Problem to work on: Nothing but the lines from the start of the entries through the line containing "1. drop T (rotation" should appear in the answer, each given exactly.

Records for this exercise:
((
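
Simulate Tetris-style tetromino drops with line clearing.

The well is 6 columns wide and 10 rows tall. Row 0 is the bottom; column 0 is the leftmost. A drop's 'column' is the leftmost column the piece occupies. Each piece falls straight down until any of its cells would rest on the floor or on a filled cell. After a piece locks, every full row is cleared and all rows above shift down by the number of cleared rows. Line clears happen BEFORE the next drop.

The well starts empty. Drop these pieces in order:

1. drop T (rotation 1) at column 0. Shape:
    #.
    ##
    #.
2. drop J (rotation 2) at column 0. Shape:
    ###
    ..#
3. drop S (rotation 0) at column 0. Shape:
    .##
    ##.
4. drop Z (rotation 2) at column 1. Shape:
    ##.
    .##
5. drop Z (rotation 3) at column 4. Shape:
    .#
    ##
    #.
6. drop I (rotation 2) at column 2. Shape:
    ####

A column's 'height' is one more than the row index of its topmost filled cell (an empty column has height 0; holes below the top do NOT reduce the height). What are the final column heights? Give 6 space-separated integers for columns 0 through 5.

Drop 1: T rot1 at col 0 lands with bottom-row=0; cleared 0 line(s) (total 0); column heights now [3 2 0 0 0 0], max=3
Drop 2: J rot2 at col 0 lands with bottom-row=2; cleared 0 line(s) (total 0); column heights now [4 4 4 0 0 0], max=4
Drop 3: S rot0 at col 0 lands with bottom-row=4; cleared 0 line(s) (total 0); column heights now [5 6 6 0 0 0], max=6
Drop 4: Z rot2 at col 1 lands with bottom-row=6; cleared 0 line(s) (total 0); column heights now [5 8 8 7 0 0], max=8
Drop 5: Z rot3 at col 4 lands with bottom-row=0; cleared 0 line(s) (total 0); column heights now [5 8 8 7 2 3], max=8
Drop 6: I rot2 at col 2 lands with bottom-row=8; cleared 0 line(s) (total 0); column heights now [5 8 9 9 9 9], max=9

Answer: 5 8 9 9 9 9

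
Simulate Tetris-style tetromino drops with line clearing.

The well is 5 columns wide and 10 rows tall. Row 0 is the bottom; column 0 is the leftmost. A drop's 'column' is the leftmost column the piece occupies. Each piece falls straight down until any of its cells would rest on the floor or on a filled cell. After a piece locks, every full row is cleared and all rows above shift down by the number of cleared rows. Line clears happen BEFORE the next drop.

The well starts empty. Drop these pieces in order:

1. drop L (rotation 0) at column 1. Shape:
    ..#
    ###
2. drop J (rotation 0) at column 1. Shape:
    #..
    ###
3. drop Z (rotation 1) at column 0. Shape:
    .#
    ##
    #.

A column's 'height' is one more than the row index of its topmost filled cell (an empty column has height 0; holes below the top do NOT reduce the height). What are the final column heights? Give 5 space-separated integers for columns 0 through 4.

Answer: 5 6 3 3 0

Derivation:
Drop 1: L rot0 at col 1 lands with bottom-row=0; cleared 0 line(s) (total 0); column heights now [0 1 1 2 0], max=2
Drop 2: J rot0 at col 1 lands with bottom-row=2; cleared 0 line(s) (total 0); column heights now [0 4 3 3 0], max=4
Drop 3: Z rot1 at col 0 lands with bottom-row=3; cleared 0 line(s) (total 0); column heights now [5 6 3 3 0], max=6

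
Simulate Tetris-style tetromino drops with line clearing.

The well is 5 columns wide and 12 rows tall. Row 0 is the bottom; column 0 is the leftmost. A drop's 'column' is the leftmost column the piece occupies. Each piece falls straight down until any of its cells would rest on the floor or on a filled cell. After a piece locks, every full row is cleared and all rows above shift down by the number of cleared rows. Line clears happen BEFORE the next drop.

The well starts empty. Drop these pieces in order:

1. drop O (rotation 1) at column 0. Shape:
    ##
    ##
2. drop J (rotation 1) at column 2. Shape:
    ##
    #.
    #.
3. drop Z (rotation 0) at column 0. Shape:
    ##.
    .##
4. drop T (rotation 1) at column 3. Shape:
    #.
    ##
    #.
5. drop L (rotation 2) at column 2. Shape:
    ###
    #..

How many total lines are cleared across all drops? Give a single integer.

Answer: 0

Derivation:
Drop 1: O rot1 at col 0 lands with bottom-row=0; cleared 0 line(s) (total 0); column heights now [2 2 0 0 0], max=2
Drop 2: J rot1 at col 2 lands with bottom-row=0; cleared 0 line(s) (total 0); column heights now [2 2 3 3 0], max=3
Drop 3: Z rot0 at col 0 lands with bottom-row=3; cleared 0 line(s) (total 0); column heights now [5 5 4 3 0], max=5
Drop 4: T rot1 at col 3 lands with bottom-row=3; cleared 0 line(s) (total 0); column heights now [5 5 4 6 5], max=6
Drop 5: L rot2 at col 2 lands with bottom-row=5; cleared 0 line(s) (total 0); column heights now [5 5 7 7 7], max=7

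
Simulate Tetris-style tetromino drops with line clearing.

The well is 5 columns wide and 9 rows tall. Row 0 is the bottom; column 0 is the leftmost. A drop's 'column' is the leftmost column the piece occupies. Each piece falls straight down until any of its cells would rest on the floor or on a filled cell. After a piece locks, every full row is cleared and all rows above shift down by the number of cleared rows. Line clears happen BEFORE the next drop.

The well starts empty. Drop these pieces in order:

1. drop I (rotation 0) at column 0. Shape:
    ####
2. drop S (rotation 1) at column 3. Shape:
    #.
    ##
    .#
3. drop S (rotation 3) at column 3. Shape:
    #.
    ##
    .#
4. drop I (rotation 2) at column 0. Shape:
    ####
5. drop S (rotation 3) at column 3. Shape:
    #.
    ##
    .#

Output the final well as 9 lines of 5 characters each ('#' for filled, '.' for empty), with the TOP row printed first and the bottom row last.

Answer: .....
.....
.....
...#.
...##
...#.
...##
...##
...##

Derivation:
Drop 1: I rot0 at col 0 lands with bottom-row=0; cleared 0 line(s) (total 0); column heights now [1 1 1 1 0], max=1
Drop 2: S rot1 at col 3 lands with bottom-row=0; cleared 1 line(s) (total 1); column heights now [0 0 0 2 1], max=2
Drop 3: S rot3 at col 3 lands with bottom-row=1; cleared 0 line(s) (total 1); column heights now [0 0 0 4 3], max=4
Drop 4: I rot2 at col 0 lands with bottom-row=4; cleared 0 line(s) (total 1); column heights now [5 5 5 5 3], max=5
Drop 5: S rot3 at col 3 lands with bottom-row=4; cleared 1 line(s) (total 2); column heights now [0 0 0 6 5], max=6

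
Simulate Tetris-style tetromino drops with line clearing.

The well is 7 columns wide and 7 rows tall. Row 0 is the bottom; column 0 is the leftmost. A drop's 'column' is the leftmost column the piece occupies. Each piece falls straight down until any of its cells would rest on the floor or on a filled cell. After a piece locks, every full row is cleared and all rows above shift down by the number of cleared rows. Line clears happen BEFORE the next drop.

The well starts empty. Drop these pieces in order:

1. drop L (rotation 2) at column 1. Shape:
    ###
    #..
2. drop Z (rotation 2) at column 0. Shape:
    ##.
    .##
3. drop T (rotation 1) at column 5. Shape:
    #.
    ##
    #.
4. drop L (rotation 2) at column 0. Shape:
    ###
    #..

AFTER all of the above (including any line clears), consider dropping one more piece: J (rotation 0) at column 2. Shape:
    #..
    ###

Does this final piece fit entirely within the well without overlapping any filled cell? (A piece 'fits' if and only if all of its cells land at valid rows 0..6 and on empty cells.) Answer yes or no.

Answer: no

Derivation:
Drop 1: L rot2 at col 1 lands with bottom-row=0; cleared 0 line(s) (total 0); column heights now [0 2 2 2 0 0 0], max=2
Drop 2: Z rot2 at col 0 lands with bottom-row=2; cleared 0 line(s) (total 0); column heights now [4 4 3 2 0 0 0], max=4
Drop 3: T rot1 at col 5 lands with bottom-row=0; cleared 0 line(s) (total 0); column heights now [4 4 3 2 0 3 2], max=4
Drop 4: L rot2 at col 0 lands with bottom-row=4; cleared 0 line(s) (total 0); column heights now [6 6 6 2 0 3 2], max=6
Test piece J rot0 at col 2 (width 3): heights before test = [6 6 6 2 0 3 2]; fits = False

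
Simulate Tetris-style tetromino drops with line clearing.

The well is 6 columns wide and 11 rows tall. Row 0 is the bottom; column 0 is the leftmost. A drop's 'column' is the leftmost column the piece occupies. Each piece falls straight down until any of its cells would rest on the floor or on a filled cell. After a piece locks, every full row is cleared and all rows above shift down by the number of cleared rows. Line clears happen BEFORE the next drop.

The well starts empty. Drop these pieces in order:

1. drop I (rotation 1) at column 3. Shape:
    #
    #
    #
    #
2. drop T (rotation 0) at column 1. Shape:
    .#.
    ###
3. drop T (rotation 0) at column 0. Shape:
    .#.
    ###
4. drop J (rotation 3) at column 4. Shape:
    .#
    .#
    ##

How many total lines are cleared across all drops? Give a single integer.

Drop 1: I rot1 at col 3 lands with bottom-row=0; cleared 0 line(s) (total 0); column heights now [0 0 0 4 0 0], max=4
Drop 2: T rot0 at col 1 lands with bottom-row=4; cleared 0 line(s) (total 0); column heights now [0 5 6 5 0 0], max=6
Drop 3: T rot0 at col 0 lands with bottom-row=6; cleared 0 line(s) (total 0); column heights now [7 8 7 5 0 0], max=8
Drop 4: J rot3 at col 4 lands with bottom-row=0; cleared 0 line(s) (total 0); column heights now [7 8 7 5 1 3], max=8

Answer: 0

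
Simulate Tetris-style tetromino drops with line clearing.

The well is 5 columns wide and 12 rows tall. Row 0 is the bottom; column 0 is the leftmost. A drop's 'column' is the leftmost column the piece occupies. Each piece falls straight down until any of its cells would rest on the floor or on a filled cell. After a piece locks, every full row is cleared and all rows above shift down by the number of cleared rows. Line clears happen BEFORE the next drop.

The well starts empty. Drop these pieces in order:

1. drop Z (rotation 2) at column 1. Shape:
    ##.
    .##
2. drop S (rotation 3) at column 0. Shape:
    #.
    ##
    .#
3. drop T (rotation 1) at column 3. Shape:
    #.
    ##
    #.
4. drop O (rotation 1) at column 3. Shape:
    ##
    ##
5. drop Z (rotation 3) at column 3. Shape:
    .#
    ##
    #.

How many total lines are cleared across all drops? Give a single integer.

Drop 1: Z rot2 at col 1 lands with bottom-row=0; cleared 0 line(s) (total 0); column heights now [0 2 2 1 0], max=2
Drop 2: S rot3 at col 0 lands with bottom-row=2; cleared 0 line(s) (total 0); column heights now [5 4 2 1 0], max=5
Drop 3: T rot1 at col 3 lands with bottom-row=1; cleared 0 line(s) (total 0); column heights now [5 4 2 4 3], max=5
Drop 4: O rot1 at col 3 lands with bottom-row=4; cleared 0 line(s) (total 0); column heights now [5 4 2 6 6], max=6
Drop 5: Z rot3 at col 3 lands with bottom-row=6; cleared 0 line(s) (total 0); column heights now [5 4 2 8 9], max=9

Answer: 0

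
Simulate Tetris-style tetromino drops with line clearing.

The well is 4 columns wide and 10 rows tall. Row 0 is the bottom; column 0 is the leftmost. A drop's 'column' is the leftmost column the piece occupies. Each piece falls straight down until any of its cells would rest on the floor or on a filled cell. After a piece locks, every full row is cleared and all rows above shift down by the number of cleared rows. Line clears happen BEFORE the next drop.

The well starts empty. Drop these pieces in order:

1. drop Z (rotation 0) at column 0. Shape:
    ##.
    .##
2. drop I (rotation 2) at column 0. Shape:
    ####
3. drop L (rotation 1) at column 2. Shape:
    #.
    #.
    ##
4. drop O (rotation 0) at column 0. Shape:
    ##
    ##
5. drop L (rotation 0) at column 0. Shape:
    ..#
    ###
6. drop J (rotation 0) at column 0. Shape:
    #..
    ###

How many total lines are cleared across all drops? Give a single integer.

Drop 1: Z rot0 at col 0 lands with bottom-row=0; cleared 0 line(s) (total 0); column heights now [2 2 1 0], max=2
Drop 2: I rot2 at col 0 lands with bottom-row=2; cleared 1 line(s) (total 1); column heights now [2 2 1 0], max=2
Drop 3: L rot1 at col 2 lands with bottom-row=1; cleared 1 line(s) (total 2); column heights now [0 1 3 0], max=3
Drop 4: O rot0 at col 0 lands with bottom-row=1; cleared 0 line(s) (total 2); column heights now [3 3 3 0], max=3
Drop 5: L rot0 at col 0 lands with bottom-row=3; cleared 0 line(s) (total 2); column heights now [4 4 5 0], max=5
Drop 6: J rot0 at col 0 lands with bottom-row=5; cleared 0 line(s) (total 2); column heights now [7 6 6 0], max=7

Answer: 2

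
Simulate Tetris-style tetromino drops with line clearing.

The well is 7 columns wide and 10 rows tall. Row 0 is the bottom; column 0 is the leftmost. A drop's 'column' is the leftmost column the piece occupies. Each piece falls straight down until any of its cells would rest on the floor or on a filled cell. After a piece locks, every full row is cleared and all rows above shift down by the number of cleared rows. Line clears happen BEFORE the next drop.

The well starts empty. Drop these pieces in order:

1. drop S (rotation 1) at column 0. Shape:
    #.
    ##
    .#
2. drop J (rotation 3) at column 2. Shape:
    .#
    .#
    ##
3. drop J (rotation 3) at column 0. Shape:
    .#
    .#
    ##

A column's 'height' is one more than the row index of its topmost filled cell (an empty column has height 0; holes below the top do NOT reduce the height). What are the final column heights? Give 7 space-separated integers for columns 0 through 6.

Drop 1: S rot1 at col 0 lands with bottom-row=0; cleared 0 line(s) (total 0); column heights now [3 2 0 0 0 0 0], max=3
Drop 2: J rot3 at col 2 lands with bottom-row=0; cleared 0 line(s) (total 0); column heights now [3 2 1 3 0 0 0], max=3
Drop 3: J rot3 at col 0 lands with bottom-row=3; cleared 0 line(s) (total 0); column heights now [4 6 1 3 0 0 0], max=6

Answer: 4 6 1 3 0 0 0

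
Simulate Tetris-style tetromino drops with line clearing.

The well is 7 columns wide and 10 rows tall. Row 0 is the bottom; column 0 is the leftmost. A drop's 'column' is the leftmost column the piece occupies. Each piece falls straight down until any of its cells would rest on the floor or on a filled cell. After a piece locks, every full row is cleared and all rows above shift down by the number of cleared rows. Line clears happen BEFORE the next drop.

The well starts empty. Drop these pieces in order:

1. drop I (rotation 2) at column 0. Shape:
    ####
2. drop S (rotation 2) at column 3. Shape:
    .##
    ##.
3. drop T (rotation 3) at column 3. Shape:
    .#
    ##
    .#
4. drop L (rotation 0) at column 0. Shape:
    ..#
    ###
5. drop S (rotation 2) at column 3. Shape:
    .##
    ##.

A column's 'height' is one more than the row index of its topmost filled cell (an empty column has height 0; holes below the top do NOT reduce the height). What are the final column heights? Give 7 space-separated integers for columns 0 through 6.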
))
Response:
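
Simulate Tetris-style tetromino drops with line clearing.

The well is 6 columns wide and 10 rows tall. Row 0 is the bottom; column 0 is the leftmost. A drop's 'column' is the leftmost column the piece occupies. Each piece falls straight down until any of its cells would rest on the floor or on a filled cell. After a piece locks, every full row is cleared and all rows above shift down by the number of cleared rows. Line clears happen BEFORE the next drop.

The well starts empty. Drop these pieces in order:

1. drop T (rotation 1) at column 0. Shape: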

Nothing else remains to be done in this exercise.